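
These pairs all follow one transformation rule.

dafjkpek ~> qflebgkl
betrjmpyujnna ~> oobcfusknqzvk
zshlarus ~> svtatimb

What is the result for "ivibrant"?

boujwjcs

The rule is to shift every letter 1 place forward in the alphabet (wrapping around), then move the last 3 characters to the front (rotate right by 3).
On "ivibrant": the first step gives "jwjcsbou", and the second then gives "boujwjcs".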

Aim of the task: Output the listing exactly, from first line to last.

Written answer:
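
These pairs all follow one transformation rule.

dafjkpek ~> qflebgkl
betrjmpyujnna ~> oobcfusknqzvk
zshlarus ~> svtatimb

What is the result for "ivibrant"?

boujwjcs

The rule is to shift every letter 1 place forward in the alphabet (wrapping around), then move the last 3 characters to the front (rotate right by 3).
On "ivibrant": the first step gives "jwjcsbou", and the second then gives "boujwjcs".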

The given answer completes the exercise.